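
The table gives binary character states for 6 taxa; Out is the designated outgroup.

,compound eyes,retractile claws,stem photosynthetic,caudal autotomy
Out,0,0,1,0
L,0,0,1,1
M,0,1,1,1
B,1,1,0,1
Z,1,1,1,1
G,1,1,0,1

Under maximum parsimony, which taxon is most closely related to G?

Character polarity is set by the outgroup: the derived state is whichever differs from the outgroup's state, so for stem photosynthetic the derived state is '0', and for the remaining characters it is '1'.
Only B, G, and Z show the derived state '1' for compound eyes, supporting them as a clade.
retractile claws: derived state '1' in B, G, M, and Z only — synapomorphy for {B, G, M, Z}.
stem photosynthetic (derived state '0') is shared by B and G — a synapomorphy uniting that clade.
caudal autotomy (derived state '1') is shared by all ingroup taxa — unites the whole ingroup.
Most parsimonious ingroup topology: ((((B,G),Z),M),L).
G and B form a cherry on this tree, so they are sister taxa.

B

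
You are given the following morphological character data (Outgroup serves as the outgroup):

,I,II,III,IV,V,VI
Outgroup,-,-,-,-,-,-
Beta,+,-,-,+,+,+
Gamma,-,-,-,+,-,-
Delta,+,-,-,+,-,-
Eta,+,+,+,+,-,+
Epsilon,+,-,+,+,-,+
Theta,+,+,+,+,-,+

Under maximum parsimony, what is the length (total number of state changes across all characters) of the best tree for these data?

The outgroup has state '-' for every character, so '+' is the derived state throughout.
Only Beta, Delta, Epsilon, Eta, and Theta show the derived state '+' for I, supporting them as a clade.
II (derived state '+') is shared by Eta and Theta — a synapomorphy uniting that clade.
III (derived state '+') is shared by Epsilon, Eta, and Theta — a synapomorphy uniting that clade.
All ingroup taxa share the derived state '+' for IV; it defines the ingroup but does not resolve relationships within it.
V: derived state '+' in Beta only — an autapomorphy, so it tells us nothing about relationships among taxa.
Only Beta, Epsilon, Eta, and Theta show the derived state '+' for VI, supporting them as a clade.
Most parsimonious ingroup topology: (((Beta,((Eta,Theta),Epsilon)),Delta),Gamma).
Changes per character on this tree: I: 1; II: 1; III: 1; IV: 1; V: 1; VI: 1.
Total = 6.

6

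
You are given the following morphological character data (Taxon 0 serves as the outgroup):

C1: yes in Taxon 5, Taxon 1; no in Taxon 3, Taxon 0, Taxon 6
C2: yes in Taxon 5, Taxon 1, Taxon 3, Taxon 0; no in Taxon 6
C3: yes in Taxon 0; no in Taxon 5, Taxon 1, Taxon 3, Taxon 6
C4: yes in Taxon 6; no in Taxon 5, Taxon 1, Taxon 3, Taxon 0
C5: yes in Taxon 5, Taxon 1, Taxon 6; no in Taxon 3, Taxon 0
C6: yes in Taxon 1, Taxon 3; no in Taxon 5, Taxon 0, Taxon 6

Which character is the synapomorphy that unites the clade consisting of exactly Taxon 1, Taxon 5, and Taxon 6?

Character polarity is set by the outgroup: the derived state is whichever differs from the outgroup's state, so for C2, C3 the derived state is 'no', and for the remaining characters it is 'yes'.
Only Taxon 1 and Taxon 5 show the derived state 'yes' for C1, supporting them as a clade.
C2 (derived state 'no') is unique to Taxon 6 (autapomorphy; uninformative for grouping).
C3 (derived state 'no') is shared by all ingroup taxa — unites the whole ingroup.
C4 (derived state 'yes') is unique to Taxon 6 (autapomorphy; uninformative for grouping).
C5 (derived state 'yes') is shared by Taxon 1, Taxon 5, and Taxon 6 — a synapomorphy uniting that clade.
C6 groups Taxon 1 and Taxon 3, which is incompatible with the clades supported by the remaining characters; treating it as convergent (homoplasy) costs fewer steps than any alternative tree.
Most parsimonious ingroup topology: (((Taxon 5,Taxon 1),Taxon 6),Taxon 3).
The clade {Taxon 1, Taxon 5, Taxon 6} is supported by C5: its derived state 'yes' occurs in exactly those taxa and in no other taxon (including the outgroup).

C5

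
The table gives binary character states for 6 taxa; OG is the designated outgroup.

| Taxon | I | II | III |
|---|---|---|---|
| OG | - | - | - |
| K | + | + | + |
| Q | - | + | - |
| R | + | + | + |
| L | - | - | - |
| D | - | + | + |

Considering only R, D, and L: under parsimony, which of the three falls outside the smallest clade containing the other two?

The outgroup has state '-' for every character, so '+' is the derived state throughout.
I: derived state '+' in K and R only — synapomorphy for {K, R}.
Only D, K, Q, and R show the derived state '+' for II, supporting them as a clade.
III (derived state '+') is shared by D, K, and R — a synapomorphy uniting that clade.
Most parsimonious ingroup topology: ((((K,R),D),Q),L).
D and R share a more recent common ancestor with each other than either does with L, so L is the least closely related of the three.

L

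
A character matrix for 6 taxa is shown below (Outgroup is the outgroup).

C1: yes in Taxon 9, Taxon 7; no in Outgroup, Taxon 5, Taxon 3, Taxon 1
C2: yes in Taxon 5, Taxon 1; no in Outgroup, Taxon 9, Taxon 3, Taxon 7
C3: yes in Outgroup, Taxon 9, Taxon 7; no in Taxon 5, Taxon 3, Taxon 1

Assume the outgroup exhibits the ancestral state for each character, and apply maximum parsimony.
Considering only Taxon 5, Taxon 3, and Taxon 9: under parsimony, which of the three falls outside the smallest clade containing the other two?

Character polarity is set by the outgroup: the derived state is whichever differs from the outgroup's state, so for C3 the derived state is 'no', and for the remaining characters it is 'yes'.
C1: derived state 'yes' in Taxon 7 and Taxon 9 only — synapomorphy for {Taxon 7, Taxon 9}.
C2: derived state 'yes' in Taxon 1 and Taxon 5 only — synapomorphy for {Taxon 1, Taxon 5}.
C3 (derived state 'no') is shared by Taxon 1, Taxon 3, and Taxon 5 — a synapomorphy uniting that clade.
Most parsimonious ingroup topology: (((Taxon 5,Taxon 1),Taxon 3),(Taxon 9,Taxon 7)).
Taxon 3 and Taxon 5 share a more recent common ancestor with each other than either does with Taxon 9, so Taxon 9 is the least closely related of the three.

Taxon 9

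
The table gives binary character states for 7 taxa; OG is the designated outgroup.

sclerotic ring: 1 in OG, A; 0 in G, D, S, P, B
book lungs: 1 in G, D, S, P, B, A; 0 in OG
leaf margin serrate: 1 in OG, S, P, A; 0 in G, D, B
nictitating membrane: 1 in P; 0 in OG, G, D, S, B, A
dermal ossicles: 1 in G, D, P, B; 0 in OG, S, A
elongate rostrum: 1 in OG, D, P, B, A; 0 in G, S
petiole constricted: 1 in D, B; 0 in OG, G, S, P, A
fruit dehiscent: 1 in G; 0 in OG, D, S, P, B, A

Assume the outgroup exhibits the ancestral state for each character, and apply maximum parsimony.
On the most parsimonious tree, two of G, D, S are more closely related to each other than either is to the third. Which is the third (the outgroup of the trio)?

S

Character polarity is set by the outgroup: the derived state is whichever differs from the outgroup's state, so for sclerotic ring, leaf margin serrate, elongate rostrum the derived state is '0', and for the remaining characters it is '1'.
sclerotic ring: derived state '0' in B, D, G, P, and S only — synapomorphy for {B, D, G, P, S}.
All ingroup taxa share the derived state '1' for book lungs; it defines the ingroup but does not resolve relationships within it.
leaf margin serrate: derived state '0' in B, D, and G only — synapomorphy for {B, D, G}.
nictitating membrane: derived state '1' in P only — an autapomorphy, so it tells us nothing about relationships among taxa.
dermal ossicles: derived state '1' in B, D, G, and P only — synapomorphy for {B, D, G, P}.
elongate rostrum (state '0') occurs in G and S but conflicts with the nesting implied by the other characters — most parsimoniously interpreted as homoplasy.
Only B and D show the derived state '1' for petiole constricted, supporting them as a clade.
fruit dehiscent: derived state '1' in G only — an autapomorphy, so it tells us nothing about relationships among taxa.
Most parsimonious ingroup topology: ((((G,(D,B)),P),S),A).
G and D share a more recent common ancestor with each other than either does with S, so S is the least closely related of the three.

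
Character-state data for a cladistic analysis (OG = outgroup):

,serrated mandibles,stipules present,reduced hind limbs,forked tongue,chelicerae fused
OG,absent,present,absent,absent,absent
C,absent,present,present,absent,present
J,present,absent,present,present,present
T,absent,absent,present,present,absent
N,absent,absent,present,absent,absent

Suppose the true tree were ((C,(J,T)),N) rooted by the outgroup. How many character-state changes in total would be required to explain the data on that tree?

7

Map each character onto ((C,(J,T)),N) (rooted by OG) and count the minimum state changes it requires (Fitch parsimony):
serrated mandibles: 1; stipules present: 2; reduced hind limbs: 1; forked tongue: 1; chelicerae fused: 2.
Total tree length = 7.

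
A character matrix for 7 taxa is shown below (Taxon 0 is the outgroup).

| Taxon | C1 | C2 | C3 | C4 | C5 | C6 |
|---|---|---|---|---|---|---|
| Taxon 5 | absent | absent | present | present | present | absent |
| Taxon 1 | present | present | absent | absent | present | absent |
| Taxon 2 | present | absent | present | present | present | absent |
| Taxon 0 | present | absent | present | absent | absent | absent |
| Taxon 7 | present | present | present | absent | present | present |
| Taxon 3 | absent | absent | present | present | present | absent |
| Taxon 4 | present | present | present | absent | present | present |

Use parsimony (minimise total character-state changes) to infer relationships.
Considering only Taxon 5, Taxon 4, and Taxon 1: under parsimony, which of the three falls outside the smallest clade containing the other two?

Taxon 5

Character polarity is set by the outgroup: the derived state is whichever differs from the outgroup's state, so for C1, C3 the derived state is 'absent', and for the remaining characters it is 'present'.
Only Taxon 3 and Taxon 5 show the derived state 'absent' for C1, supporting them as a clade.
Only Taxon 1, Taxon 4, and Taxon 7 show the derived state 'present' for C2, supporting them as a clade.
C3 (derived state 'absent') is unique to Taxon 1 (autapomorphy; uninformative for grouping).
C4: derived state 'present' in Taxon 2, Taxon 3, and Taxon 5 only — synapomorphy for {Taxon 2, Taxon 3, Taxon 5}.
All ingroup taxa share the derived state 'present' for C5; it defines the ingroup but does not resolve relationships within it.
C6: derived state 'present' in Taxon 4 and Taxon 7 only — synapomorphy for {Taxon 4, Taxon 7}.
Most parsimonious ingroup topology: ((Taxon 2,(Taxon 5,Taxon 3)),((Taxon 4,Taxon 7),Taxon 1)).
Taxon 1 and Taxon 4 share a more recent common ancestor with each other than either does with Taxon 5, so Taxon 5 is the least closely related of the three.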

*****

• Task to complete
Please make an exact copy of the lines above from the line with "2 | present" through the line with "Use parsimony (minimise", both ends included.

• Reply to the task
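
| Taxon 2 | present | absent | present | present | present | absent |
| Taxon 0 | present | absent | present | absent | absent | absent |
| Taxon 7 | present | present | present | absent | present | present |
| Taxon 3 | absent | absent | present | present | present | absent |
| Taxon 4 | present | present | present | absent | present | present |

Use parsimony (minimise total character-state changes) to infer relationships.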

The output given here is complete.